Stored items:
↓

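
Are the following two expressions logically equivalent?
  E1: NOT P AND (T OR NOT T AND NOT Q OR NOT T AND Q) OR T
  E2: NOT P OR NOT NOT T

Yes

E1: NOT P AND (T OR NOT T AND NOT Q OR NOT T AND Q) OR T
    = NOT P AND (T OR NOT T) OR T   [distribution]
    = NOT P OR T   [complement / identity]
E2: NOT P OR NOT NOT T
    = NOT P OR T   [double negation]
Both reduce to NOT P OR T, so they are equivalent.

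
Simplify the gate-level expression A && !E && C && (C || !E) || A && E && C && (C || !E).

A && !E && C && (C || !E) || A && E && C && (C || !E)
= (A && !E || A && E) && C && (C || !E)   (distribution)
= A && C && (C || !E)   (distribution)
= A && C   (absorption)

A && C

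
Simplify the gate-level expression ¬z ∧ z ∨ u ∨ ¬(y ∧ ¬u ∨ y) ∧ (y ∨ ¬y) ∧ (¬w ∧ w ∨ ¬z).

¬z ∧ z ∨ u ∨ ¬(y ∧ ¬u ∨ y) ∧ (y ∨ ¬y) ∧ (¬w ∧ w ∨ ¬z)
= ¬z ∧ z ∨ u ∨ ¬(y ∧ ¬u ∨ y) ∧ (y ∨ ¬y) ∧ ¬z   — complement / identity
= ¬z ∧ z ∨ u ∨ ¬(y ∧ ¬u ∨ y) ∧ ¬z   — complement / identity
= ¬z ∧ z ∨ u ∨ ¬y ∧ ¬z   — absorption
= u ∨ ¬y ∧ ¬z   — complement / identity

u ∨ ¬y ∧ ¬z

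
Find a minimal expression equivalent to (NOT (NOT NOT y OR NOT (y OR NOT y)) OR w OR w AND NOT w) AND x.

(NOT (NOT NOT y OR NOT (y OR NOT y)) OR w OR w AND NOT w) AND x
= (NOT (NOT NOT y OR NOT (y OR NOT y)) OR w) AND x   — complement / identity
= (NOT y AND (y OR NOT y) OR w) AND x   — De Morgan
= (NOT y OR w) AND x   — complement / identity

(NOT y OR w) AND x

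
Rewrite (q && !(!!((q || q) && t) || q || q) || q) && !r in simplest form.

(q && !(!!((q || q) && t) || q || q) || q) && !r
= (q && !((q || q) && t || q || q) || q) && !r   (double negation)
= (q && !(q || q) || q) && !r   (absorption)
= (q && !q || q) && !r   (idempotence)
= q && !r   (complement / identity)

q && !r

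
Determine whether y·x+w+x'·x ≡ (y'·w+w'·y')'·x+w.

Yes

E1: y·x+w+x'·x
    = y·x+w
E2: (y'·w+w'·y')'·x+w
    = (y')'·x+w
    = y·x+w
Both reduce to y·x+w, so they are equivalent.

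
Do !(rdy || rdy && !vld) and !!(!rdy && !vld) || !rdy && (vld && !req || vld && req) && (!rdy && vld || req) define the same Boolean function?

E1: !(rdy || rdy && !vld)
    = !rdy   — absorption
E2: !!(!rdy && !vld) || !rdy && (vld && !req || vld && req) && (!rdy && vld || req)
    = !!(!rdy && !vld) || !rdy && vld && (!rdy && vld || req)   — distribution
    = !!(!rdy && !vld) || !rdy && vld   — absorption
    = !rdy && !vld || !rdy && vld   — double negation
    = !rdy   — distribution
Both reduce to !rdy, so they are equivalent.

Yes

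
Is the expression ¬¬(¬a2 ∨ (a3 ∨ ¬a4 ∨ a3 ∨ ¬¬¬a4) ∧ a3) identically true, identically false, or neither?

¬¬(¬a2 ∨ (a3 ∨ ¬a4 ∨ a3 ∨ ¬¬¬a4) ∧ a3)
= ¬¬(¬a2 ∨ (a3 ∨ ¬a4 ∨ a3 ∨ ¬a4) ∧ a3)   — double negation
= ¬¬(¬a2 ∨ (a3 ∨ ¬a4) ∧ a3)   — idempotence
= ¬¬(¬a2 ∨ a3)   — absorption
= ¬a2 ∨ a3   — double negation
This depends on a2, a3, so it is not a constant.

neither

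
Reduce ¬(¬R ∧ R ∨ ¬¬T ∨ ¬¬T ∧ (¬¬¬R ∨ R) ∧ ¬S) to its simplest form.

¬(¬R ∧ R ∨ ¬¬T ∨ ¬¬T ∧ (¬¬¬R ∨ R) ∧ ¬S)
= ¬(¬R ∧ R ∨ ¬¬T ∨ ¬¬T ∧ (¬R ∨ R) ∧ ¬S)   (double negation)
= ¬(¬¬T ∨ ¬¬T ∧ (¬R ∨ R) ∧ ¬S)   (complement / identity)
= ¬(¬¬T ∨ ¬¬T ∧ ¬S)   (complement / identity)
= ¬¬¬T   (absorption)
= ¬T   (double negation)

¬T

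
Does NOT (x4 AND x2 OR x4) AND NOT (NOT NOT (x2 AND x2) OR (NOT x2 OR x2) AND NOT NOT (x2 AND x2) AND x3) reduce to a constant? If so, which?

no

NOT (x4 AND x2 OR x4) AND NOT (NOT NOT (x2 AND x2) OR (NOT x2 OR x2) AND NOT NOT (x2 AND x2) AND x3)
= NOT (x4 AND x2 OR x4) AND NOT (NOT NOT (x2 AND x2) OR NOT NOT (x2 AND x2) AND x3)   [complement / identity]
= NOT (x4 AND x2 OR x4) AND NOT NOT NOT (x2 AND x2)   [absorption]
= NOT x4 AND NOT NOT NOT (x2 AND x2)   [absorption]
= NOT x4 AND NOT NOT NOT x2   [idempotence]
= NOT x4 AND NOT x2   [double negation]
This depends on x2, x4, so it is not a constant.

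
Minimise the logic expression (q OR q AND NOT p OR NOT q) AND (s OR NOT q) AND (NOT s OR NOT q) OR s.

(q OR q AND NOT p OR NOT q) AND (s OR NOT q) AND (NOT s OR NOT q) OR s
= (q OR NOT q) AND (s OR NOT q) AND (NOT s OR NOT q) OR s   — absorption
= (q OR NOT q) AND (s AND NOT s OR NOT q) OR s   — distribution
= (q OR NOT q) AND NOT q OR s   — complement / identity
= NOT q OR s   — complement / identity

NOT q OR s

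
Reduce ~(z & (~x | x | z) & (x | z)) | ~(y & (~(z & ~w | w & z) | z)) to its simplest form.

~(z & (~x | x | z) & (x | z)) | ~(y & (~(z & ~w | w & z) | z))
= ~(z & (z | (~x | x) & x)) | ~(y & (~(z & ~w | w & z) | z))   (distribution)
= ~(z & (z | (~x | x) & x)) | ~(y & (~z | z))   (distribution)
= ~(z & (z | x)) | ~(y & (~z | z))   (complement / identity)
= ~(z & (z | x)) | ~y   (complement / identity)
= ~z | ~y   (absorption)

~z | ~y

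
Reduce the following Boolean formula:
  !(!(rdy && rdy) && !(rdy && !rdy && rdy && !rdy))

!(!(rdy && rdy) && !(rdy && !rdy && rdy && !rdy))
= rdy && rdy || rdy && !rdy && rdy && !rdy   (De Morgan)
= rdy && rdy || rdy && !rdy   (idempotence)
= rdy   (distribution)

rdy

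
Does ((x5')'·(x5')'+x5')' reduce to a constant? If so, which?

((x5')'·(x5')'+x5')'
= ((x5')'+x5')'
= x5'·x5
= 0

yes, False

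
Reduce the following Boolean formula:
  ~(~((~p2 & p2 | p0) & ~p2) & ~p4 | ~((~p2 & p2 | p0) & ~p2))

p0 & ~p2

~(~((~p2 & p2 | p0) & ~p2) & ~p4 | ~((~p2 & p2 | p0) & ~p2))
= ~~((~p2 & p2 | p0) & ~p2)   (absorption)
= (~p2 & p2 | p0) & ~p2   (double negation)
= p0 & ~p2   (complement / identity)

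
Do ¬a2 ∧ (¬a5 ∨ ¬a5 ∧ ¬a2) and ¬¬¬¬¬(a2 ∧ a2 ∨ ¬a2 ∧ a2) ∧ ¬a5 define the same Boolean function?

Yes

E1: ¬a2 ∧ (¬a5 ∨ ¬a5 ∧ ¬a2)
    = ¬a2 ∧ ¬a5   (absorption)
E2: ¬¬¬¬¬(a2 ∧ a2 ∨ ¬a2 ∧ a2) ∧ ¬a5
    = ¬¬¬¬¬a2 ∧ ¬a5   (distribution)
    = ¬¬¬a2 ∧ ¬a5   (double negation)
    = ¬a2 ∧ ¬a5   (double negation)
Both reduce to ¬a2 ∧ ¬a5, so they are equivalent.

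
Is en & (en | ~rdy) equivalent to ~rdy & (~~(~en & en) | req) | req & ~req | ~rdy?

No

E1: en & (en | ~rdy)
    = en   [absorption]
E2: ~rdy & (~~(~en & en) | req) | req & ~req | ~rdy
    = ~rdy & (~en & en | req) | req & ~req | ~rdy   [double negation]
    = ~rdy & (~en & en | req) | ~rdy   [complement / identity]
    = ~rdy & req | ~rdy   [complement / identity]
    = ~rdy   [absorption]
These differ: at en=0, rdy=0, req=0, E1 = 0 but E2 = 1.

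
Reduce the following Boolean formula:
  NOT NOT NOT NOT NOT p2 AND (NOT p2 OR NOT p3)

NOT NOT NOT NOT NOT p2 AND (NOT p2 OR NOT p3)
= NOT NOT NOT p2 AND (NOT p2 OR NOT p3)
= NOT p2 AND (NOT p2 OR NOT p3)
= NOT p2

NOT p2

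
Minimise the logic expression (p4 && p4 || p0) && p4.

(p4 && p4 || p0) && p4
= (p4 || p0) && p4   — idempotence
= p4   — absorption

p4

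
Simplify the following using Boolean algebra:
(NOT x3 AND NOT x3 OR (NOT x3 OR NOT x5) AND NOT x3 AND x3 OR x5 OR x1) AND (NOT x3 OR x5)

NOT x3 OR x5

(NOT x3 AND NOT x3 OR (NOT x3 OR NOT x5) AND NOT x3 AND x3 OR x5 OR x1) AND (NOT x3 OR x5)
= (NOT x3 AND NOT x3 OR NOT x3 AND x3 OR x5 OR x1) AND (NOT x3 OR x5)
= (NOT x3 OR x5 OR x1) AND (NOT x3 OR x5)
= NOT x3 OR x5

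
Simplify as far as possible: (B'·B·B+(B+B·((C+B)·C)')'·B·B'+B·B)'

(B'·B·B+(B+B·((C+B)·C)')'·B·B'+B·B)'
= (B'·B·B+(B+B·C')'·B·B'+B·B)'   [absorption]
= ((B·B+(B+B·C')'·B)·B'+B·B)'   [distribution]
= ((B·B+B'·B)·B'+B·B)'   [absorption]
= (B·B'+B·B)'   [distribution]
= B'   [distribution]

B'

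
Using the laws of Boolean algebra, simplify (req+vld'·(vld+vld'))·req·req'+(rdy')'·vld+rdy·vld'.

rdy

(req+vld'·(vld+vld'))·req·req'+(rdy')'·vld+rdy·vld'
= (req+vld'·(vld+vld'))·req·req'+rdy·vld+rdy·vld'   — double negation
= (req+vld'·(vld+vld'))·req·req'+rdy   — distribution
= (req+vld')·req·req'+rdy   — complement / identity
= req·req'+rdy   — absorption
= rdy   — complement / identity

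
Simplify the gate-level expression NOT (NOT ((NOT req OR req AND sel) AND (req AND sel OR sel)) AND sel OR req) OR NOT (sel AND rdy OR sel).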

↑

▸ **Task requirements**
Only the lines from the one with "Simplify as far" through the final line above should be repeated, each exactly as written.

▸ **Answer space**
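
Simplify as far as possible: (B'·B·B+(B+B·((C+B)·C)')'·B·B'+B·B)'

(B'·B·B+(B+B·((C+B)·C)')'·B·B'+B·B)'
= (B'·B·B+(B+B·C')'·B·B'+B·B)'   [absorption]
= ((B·B+(B+B·C')'·B)·B'+B·B)'   [distribution]
= ((B·B+B'·B)·B'+B·B)'   [absorption]
= (B·B'+B·B)'   [distribution]
= B'   [distribution]

B'

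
Using the laws of Boolean algebra, simplify (req+vld'·(vld+vld'))·req·req'+(rdy')'·vld+rdy·vld'.

rdy

(req+vld'·(vld+vld'))·req·req'+(rdy')'·vld+rdy·vld'
= (req+vld'·(vld+vld'))·req·req'+rdy·vld+rdy·vld'   — double negation
= (req+vld'·(vld+vld'))·req·req'+rdy   — distribution
= (req+vld')·req·req'+rdy   — complement / identity
= req·req'+rdy   — absorption
= rdy   — complement / identity

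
Simplify the gate-level expression NOT (NOT ((NOT req OR req AND sel) AND (req AND sel OR sel)) AND sel OR req) OR NOT (sel AND rdy OR sel).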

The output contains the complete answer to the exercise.